◆ Exercise description ◆
In the entries below, find the line containing "A switchboard receives". Copy it and all lines after it, exactly, through the end.
········
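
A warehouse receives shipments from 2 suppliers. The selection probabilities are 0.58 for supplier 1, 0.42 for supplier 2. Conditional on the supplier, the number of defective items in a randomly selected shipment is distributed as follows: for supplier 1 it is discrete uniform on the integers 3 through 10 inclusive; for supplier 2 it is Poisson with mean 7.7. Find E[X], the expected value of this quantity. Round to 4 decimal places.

7.0040

Component means — 1: 6.5; 2: 7.7.
E[X] = 0.58·6.5 + 0.42·7.7 = 7.004.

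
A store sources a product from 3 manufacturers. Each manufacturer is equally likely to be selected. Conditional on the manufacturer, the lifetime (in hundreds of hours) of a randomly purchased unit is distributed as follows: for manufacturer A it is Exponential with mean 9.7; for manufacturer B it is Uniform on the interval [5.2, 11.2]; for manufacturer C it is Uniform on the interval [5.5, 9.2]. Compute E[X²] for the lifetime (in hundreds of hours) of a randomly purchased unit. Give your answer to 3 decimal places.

104.528

For each component E[X²] = Var + (mean)², giving A: 188.18; B: 70.24; C: 55.1633.
Overall E[X²] = 0.333333·188.18 + 0.333333·70.24 + 0.333333·55.1633 = 104.528.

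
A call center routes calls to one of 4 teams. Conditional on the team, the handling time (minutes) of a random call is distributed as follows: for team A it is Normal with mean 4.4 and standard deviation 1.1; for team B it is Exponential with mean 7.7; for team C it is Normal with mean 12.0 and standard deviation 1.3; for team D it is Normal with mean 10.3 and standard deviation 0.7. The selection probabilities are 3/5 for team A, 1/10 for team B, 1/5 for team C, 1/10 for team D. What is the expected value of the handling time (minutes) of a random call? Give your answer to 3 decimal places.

6.840

Component means — A: 4.4; B: 7.7; C: 12; D: 10.3.
E[X] = 0.6·4.4 + 0.1·7.7 + 0.2·12 + 0.1·10.3 = 6.84.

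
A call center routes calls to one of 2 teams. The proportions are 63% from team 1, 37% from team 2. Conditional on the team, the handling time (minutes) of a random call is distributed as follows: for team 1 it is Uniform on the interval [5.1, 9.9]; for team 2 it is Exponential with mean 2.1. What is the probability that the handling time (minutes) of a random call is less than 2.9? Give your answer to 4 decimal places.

0.2770

Conditional on each team, P(X < 2.9): 1: 0; 2: 0.748661.
By total probability, P(X < 2.9) = 0.63·0 + 0.37·0.748661 = 0.277005.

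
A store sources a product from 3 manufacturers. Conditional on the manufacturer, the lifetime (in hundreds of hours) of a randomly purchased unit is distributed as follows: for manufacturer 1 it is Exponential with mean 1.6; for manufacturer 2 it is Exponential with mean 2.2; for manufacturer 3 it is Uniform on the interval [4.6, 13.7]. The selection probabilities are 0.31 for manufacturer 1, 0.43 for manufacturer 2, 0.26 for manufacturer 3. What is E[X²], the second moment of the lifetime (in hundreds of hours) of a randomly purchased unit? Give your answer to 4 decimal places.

For each component E[X²] = Var + (mean)², giving 1: 5.12; 2: 9.68; 3: 90.6233.
Overall E[X²] = 0.31·5.12 + 0.43·9.68 + 0.26·90.6233 = 29.3117.

29.3117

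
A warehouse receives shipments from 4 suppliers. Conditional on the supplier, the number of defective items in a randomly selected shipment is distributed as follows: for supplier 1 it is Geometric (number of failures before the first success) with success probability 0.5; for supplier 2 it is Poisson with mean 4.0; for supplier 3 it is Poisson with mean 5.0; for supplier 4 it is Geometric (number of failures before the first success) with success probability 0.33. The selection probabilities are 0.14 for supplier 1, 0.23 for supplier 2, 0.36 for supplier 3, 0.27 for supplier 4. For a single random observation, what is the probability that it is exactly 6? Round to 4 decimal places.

0.0858

Conditional on each supplier, P(X = 6): 1: 0.0078125; 2: 0.104196; 3: 0.146223; 4: 0.0298513.
By total probability, P(X = 6) = 0.14·0.0078125 + 0.23·0.104196 + 0.36·0.146223 + 0.27·0.0298513 = 0.0857588.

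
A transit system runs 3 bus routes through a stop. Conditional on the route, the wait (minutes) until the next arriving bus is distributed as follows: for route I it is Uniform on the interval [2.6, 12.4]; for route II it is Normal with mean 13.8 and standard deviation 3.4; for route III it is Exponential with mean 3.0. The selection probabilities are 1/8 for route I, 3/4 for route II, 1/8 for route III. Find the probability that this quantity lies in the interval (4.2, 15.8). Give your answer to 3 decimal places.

Conditional on each route, P(4.2 < X < 15.8): I: 0.836735; II: 0.719438; III: 0.241436.
By total probability, P(4.2 < X < 15.8) = 0.125·0.836735 + 0.75·0.719438 + 0.125·0.241436 = 0.67435.

0.674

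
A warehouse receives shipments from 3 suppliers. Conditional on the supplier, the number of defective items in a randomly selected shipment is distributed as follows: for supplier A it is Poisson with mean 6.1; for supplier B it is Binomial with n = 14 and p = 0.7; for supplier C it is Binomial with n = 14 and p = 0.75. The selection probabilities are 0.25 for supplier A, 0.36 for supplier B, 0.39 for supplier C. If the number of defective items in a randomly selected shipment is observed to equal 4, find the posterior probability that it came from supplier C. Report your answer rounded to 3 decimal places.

Likelihoods P(X=4 | ·): A: 0.129393; B: 0.00141918; C: 0.00030205.
Posterior ∝ prior × likelihood. Numerator for C: 0.39·0.00030205 = 0.0001178.
Normalizing constant: 0.25·0.129393 + 0.36·0.00141918 + 0.39·0.00030205 = 0.032977.
P(C | observation) = 0.0001178 / 0.032977 = 0.00357217.

0.004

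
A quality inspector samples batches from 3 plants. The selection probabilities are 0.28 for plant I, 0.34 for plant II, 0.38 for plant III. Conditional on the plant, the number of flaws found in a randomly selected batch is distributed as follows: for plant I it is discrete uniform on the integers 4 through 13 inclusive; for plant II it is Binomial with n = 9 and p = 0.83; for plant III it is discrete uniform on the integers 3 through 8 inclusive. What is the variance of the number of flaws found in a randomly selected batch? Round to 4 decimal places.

5.4101

Per component, I: μ=8.5, E[X²]=80.5; II: μ=7.47, E[X²]=57.0708; III: μ=5.5, E[X²]=33.1667.
E[X] = 0.28·8.5 + 0.34·7.47 + 0.38·5.5 = 7.0098.
E[X²] = 0.28·80.5 + 0.34·57.0708 + 0.38·33.1667 = 54.5474.
Var(X) = E[X²] − (E[X])² = 54.5474 − 49.1373 = 5.41011.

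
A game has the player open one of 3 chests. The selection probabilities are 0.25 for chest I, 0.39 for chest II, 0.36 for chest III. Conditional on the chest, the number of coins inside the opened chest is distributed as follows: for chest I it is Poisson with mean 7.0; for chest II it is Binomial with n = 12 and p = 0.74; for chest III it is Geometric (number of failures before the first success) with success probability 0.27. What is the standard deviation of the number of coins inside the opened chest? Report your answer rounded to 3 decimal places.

Per component, I: μ=7, E[X²]=56; II: μ=8.88, E[X²]=81.1632; III: μ=2.7037, E[X²]=17.3237.
E[X] = 0.25·7 + 0.39·8.88 + 0.36·2.7037 = 6.18653.
E[X²] = 0.25·56 + 0.39·81.1632 + 0.36·17.3237 = 51.8902.
Var(X) = E[X²] − (E[X])² = 51.8902 − 38.2732 = 13.617.
SD(X) = √13.617 = 3.69012.

3.690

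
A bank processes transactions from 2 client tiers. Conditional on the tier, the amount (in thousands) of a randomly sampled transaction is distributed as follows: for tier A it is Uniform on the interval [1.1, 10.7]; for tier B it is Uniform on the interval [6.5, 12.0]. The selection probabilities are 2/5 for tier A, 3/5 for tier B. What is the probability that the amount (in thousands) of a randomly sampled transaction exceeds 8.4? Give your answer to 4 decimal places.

Conditional on each tier, P(X > 8.4): A: 0.239583; B: 0.654545.
By total probability, P(X > 8.4) = 0.4·0.239583 + 0.6·0.654545 = 0.488561.

0.4886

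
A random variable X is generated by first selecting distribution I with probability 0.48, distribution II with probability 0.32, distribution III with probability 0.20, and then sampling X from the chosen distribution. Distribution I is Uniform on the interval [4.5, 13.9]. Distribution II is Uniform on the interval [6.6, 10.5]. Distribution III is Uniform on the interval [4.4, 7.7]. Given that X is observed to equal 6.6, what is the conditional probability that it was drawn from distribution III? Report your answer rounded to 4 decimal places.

0.3129

Likelihoods f(6.6 | ·): I: 0.106383; II: 0.25641; III: 0.30303.
Posterior ∝ prior × likelihood. Numerator for III: 0.2·0.30303 = 0.0606061.
Normalizing constant: 0.48·0.106383 + 0.32·0.25641 + 0.2·0.30303 = 0.193721.
P(III | observation) = 0.0606061 / 0.193721 = 0.312852.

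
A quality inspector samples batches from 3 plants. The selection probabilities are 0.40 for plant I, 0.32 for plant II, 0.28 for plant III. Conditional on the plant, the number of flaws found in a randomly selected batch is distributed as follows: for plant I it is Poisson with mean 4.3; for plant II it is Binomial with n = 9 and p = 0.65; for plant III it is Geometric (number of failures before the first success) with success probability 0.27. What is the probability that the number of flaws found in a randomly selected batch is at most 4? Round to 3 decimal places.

Conditional on each plant, P(X ≤ 4): I: 0.570438; II: 0.171719; III: 0.792693.
By total probability, P(X ≤ 4) = 0.4·0.570438 + 0.32·0.171719 + 0.28·0.792693 = 0.505079.

0.505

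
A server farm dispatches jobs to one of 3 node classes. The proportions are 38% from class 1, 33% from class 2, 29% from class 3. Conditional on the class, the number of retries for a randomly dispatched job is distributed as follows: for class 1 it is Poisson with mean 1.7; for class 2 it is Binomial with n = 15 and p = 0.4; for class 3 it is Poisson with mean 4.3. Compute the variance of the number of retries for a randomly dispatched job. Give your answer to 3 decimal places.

6.421

Per component, 1: μ=1.7, E[X²]=4.59; 2: μ=6, E[X²]=39.6; 3: μ=4.3, E[X²]=22.79.
E[X] = 0.38·1.7 + 0.33·6 + 0.29·4.3 = 3.873.
E[X²] = 0.38·4.59 + 0.33·39.6 + 0.29·22.79 = 21.4213.
Var(X) = E[X²] − (E[X])² = 21.4213 − 15.0001 = 6.42117.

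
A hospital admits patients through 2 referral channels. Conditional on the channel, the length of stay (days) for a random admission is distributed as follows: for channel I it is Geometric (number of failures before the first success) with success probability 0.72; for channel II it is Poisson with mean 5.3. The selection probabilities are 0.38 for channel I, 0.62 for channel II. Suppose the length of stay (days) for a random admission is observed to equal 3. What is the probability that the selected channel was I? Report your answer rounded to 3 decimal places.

Likelihoods P(X=3 | ·): I: 0.0158054; II: 0.123856.
Posterior ∝ prior × likelihood. Numerator for I: 0.38·0.0158054 = 0.00600607.
Normalizing constant: 0.38·0.0158054 + 0.62·0.123856 = 0.0827965.
P(I | observation) = 0.00600607 / 0.0827965 = 0.0725401.

0.073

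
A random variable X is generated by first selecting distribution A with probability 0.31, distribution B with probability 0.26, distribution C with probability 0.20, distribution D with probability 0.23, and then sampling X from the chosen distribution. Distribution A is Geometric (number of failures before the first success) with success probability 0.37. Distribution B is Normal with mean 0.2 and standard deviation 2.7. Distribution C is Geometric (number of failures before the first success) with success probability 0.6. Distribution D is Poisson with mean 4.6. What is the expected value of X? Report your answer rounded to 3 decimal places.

1.771

Component means — A: 1.7027; B: 0.2; C: 0.666667; D: 4.6.
E[X] = 0.31·1.7027 + 0.26·0.2 + 0.2·0.666667 + 0.23·4.6 = 1.77117.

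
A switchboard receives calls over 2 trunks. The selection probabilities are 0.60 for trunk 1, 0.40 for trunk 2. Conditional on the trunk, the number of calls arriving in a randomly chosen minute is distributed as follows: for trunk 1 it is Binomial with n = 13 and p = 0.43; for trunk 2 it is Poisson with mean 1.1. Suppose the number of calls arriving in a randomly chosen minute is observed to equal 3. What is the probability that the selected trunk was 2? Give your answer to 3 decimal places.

Likelihoods P(X=3 | ·): 1: 0.0823228; 2: 0.0738419.
Posterior ∝ prior × likelihood. Numerator for 2: 0.4·0.0738419 = 0.0295368.
Normalizing constant: 0.6·0.0823228 + 0.4·0.0738419 = 0.0789304.
P(2 | observation) = 0.0295368 / 0.0789304 = 0.374213.

0.374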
········
◆ Solution below ◆
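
A switchboard receives calls over 2 trunks. The selection probabilities are 0.60 for trunk 1, 0.40 for trunk 2. Conditional on the trunk, the number of calls arriving in a randomly chosen minute is distributed as follows: for trunk 1 it is Binomial with n = 13 and p = 0.43; for trunk 2 it is Poisson with mean 1.1. Suppose the number of calls arriving in a randomly chosen minute is observed to equal 3. What is the probability that the selected trunk was 2? Give your answer to 3 decimal places.

Likelihoods P(X=3 | ·): 1: 0.0823228; 2: 0.0738419.
Posterior ∝ prior × likelihood. Numerator for 2: 0.4·0.0738419 = 0.0295368.
Normalizing constant: 0.6·0.0823228 + 0.4·0.0738419 = 0.0789304.
P(2 | observation) = 0.0295368 / 0.0789304 = 0.374213.

0.374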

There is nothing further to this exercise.